§ WHAT IS EXPECTED:
After finding the line that includes "A passage in D dominant" in the records below, transcribe it and each line after it through the last, exactly, and add nothing.

--- RECORDS FOR THE TASK Enclosed Below ---

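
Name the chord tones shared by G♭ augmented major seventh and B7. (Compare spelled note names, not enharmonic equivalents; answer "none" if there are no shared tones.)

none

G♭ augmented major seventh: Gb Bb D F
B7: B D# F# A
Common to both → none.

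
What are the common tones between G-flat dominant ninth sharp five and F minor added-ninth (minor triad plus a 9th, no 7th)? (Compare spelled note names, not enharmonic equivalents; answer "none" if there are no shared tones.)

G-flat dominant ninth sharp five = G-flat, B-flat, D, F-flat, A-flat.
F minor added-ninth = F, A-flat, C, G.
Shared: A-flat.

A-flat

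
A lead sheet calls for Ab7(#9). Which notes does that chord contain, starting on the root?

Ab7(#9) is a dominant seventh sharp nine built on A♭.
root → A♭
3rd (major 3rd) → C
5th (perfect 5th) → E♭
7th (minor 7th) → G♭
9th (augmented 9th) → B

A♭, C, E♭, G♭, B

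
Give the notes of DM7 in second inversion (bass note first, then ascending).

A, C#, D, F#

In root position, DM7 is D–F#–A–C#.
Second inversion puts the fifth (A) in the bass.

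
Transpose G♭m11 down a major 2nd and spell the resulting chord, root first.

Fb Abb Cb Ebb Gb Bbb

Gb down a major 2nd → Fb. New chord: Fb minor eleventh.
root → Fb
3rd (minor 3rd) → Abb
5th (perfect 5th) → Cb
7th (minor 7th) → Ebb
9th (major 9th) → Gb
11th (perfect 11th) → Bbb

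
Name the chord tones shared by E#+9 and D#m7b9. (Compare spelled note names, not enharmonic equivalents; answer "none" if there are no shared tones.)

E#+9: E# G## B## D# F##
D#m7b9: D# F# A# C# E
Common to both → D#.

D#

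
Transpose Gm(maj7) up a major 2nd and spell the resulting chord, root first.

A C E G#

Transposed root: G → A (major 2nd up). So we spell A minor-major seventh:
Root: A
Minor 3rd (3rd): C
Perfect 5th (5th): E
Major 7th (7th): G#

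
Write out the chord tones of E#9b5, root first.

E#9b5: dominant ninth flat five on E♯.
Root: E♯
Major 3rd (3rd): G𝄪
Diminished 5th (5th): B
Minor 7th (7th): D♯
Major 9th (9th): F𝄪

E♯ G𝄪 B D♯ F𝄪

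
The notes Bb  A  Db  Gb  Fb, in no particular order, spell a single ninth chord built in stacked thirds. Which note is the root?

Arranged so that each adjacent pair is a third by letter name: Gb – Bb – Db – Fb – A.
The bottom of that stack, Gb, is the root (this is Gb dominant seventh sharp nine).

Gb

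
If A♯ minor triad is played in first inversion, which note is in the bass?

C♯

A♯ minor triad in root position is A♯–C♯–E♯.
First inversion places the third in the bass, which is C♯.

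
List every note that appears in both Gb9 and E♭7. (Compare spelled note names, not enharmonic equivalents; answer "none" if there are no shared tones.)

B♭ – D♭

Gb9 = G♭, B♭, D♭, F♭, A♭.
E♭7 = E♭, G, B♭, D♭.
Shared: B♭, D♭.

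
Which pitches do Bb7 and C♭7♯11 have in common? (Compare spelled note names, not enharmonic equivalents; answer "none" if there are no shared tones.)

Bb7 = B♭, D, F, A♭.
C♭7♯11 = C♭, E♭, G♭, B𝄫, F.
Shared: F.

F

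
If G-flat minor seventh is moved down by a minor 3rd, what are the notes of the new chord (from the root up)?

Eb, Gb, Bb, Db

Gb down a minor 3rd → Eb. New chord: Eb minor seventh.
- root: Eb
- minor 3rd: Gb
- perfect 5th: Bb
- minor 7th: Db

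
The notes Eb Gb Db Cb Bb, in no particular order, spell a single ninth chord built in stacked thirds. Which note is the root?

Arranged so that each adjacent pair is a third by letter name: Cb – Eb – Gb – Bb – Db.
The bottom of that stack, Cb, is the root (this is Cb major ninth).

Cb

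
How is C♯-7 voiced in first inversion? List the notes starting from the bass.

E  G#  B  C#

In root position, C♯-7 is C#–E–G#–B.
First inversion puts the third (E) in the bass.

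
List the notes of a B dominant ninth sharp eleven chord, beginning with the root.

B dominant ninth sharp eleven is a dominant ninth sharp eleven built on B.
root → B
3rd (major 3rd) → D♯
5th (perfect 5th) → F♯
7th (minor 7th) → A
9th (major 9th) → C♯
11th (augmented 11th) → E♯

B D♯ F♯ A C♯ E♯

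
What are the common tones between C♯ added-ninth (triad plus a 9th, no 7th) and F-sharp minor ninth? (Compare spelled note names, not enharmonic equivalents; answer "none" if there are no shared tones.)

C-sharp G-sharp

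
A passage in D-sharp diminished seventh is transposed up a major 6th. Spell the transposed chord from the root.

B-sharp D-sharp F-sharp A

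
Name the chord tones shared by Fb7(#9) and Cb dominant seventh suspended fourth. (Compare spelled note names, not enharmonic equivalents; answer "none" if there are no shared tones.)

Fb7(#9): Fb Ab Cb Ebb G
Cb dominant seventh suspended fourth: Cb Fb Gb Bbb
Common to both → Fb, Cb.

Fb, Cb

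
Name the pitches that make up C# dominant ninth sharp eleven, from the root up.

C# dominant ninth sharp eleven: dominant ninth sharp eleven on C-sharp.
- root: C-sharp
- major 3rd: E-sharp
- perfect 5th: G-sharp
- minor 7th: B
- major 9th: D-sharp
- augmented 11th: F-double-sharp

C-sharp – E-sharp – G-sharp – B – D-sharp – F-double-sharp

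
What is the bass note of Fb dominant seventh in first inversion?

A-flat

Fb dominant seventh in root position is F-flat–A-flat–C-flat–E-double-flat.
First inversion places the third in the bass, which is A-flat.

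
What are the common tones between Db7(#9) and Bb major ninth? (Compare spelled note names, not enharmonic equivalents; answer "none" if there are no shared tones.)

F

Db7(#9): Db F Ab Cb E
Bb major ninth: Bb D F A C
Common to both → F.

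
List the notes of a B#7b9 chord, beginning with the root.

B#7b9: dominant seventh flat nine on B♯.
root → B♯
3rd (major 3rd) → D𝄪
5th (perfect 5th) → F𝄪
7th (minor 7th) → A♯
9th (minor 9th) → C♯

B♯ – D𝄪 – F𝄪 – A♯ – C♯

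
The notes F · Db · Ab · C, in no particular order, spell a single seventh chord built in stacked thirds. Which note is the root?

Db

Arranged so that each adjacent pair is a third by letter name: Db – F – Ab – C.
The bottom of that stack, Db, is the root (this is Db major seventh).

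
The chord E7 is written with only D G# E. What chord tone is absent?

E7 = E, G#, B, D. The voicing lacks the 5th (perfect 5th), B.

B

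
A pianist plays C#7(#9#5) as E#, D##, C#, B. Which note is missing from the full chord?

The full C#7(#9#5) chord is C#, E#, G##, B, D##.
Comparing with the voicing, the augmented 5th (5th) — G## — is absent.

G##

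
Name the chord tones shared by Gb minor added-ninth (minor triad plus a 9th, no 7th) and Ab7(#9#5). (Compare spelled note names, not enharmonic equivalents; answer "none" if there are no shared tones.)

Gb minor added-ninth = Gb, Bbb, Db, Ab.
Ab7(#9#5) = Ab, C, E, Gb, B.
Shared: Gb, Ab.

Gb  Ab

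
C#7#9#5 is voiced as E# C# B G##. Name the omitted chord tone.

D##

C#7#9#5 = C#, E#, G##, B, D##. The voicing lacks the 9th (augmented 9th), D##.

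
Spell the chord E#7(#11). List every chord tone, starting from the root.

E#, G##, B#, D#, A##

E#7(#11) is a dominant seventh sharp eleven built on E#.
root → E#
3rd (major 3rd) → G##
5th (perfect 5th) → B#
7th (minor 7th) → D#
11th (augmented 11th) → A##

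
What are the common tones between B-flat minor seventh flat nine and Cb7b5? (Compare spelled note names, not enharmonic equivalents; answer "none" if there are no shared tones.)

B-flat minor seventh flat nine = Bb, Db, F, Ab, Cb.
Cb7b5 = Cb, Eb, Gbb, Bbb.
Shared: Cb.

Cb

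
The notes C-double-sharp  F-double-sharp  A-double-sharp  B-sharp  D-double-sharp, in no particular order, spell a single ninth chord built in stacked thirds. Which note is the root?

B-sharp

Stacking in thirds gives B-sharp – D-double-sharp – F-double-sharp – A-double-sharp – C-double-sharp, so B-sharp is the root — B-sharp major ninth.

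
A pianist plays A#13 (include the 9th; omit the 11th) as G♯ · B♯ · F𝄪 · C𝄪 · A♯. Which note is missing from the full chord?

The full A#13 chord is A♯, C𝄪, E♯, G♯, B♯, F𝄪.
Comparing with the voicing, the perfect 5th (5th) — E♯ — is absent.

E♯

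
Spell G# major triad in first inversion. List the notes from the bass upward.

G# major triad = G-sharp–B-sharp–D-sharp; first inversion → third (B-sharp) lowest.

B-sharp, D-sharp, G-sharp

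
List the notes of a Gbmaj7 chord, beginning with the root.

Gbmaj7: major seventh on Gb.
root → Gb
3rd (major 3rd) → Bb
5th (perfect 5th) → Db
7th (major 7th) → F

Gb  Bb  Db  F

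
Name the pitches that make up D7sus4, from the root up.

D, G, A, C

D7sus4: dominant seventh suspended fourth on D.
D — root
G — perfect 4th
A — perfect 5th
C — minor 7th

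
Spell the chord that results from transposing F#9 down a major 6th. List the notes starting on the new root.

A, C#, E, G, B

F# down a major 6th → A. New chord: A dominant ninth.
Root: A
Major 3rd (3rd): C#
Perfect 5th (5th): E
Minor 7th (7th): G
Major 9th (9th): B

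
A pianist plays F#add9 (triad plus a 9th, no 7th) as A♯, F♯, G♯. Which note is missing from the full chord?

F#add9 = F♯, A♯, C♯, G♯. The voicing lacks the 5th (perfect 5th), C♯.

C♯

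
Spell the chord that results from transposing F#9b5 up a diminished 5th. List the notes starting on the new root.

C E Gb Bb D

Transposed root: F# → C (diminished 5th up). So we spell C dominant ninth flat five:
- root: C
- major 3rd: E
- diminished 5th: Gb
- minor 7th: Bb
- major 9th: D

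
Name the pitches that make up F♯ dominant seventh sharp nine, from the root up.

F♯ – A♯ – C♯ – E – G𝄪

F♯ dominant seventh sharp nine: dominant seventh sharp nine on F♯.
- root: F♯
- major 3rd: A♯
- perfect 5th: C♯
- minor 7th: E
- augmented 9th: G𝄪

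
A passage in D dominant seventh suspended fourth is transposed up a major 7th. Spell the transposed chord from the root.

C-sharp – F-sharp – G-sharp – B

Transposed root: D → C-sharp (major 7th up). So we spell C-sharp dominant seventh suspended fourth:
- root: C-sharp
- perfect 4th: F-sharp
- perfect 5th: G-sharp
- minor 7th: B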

--- End of Enclosed RECORDS FOR THE TASK ---

§ THE COMPLETED TASK:
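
A passage in D dominant seventh suspended fourth is transposed up a major 7th. Spell the transposed chord from the root.

C-sharp – F-sharp – G-sharp – B

Transposed root: D → C-sharp (major 7th up). So we spell C-sharp dominant seventh suspended fourth:
- root: C-sharp
- perfect 4th: F-sharp
- perfect 5th: G-sharp
- minor 7th: B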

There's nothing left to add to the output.